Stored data
"""

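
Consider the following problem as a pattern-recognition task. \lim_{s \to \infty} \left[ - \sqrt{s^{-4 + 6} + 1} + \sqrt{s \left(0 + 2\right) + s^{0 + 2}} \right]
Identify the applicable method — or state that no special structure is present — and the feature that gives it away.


Best approach: conjugate multiplication — infinity minus infinity with a radical in play — multiply by the conjugate so the divergences of \sqrt{s \left(0 + 2\right) + s^{0 + 2}} and \sqrt{s^{-4 + 6} + 1} annihilate.


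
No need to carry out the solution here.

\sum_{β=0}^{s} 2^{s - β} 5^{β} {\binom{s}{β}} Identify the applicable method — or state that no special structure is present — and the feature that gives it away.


Method: the binomial theorem — {\binom{s}{β}} weighting matched powers of 5 and 2 is the expanded form of (5 + 2)^s — fold it back up.


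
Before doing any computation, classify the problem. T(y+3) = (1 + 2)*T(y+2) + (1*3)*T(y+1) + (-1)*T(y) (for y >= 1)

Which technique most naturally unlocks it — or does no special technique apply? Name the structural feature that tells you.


Technique: the characteristic-root method — this is the constant-coefficient homogeneous case — the whole solution in y reduces to a polynomial's roots.


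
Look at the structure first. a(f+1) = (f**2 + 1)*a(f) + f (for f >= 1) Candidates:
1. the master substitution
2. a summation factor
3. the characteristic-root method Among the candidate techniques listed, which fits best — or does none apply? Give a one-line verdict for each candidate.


Verdict: a summation factor — because the multiplier f**2 + 1 is index-dependent, divide through by its running product and sum the resulting differences.
- the master substitution: the recursive argument is a shift of the index, not a fixed fraction of it.
- a summation factor: yes, a natural case for it.
- the characteristic-root method: the coefficients change with the index, which the root method cannot absorb.


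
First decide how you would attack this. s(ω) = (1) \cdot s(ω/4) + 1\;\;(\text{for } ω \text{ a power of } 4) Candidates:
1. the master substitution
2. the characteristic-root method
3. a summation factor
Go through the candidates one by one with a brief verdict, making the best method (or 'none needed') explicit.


Best approach: the master substitution — treat m = log base 4 of ω as the new clock: one recursion step advances m by one while ω scales by 4.
- the master substitution — a fit — the right tool for this form.
- the characteristic-root method — the recursion divides its index rather than shifting it — outside the constant-shift family the root method covers.
- a summation factor: the recursion divides its index rather than shifting it — there is no previous-term chain for a summation factor to telescope.


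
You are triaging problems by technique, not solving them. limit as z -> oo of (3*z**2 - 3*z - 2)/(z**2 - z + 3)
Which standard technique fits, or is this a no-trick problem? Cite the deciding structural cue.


Technique: dominant-term comparison — at large z only the top-degree terms survive; compare the leading terms and the limit falls out. Viewed as a single quotient this is an ∞/∞ form — an at-infinity application of l'Hôpital's rule would also resolve it; comparing leading growth reads the answer without differentiating.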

"""

- **Task requirements**
Starting with the first line of the entries, transcribe every line up to and including the one with "No need to carry out the solution here.".

- **Result for this task**
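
Consider the following problem as a pattern-recognition task. \lim_{s \to \infty} \left[ - \sqrt{s^{-4 + 6} + 1} + \sqrt{s \left(0 + 2\right) + s^{0 + 2}} \right]
Identify the applicable method — or state that no special structure is present — and the feature that gives it away.


Best approach: conjugate multiplication — infinity minus infinity with a radical in play — multiply by the conjugate so the divergences of \sqrt{s \left(0 + 2\right) + s^{0 + 2}} and \sqrt{s^{-4 + 6} + 1} annihilate.


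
No need to carry out the solution here.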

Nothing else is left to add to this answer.